RECORDS SUPPLIED —
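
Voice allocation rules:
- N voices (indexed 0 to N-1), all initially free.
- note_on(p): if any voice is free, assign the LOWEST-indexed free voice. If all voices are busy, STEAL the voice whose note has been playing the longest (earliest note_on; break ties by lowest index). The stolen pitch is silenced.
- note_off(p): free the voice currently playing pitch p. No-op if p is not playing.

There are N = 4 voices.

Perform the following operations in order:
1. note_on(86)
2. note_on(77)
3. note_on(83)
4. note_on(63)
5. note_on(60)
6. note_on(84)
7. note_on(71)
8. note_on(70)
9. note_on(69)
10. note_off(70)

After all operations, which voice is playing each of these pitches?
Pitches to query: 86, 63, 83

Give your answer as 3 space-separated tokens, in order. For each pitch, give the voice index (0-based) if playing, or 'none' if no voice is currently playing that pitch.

Op 1: note_on(86): voice 0 is free -> assigned | voices=[86 - - -]
Op 2: note_on(77): voice 1 is free -> assigned | voices=[86 77 - -]
Op 3: note_on(83): voice 2 is free -> assigned | voices=[86 77 83 -]
Op 4: note_on(63): voice 3 is free -> assigned | voices=[86 77 83 63]
Op 5: note_on(60): all voices busy, STEAL voice 0 (pitch 86, oldest) -> assign | voices=[60 77 83 63]
Op 6: note_on(84): all voices busy, STEAL voice 1 (pitch 77, oldest) -> assign | voices=[60 84 83 63]
Op 7: note_on(71): all voices busy, STEAL voice 2 (pitch 83, oldest) -> assign | voices=[60 84 71 63]
Op 8: note_on(70): all voices busy, STEAL voice 3 (pitch 63, oldest) -> assign | voices=[60 84 71 70]
Op 9: note_on(69): all voices busy, STEAL voice 0 (pitch 60, oldest) -> assign | voices=[69 84 71 70]
Op 10: note_off(70): free voice 3 | voices=[69 84 71 -]

Answer: none none none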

WORK INSTRUCTION —
Return only the part of the records above that opens with the line containing "- note_off(p): free" and closes with the line containing "10. note_off(70)", ends included.

EXERCISE ANSWER —
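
- note_off(p): free the voice currently playing pitch p. No-op if p is not playing.

There are N = 4 voices.

Perform the following operations in order:
1. note_on(86)
2. note_on(77)
3. note_on(83)
4. note_on(63)
5. note_on(60)
6. note_on(84)
7. note_on(71)
8. note_on(70)
9. note_on(69)
10. note_off(70)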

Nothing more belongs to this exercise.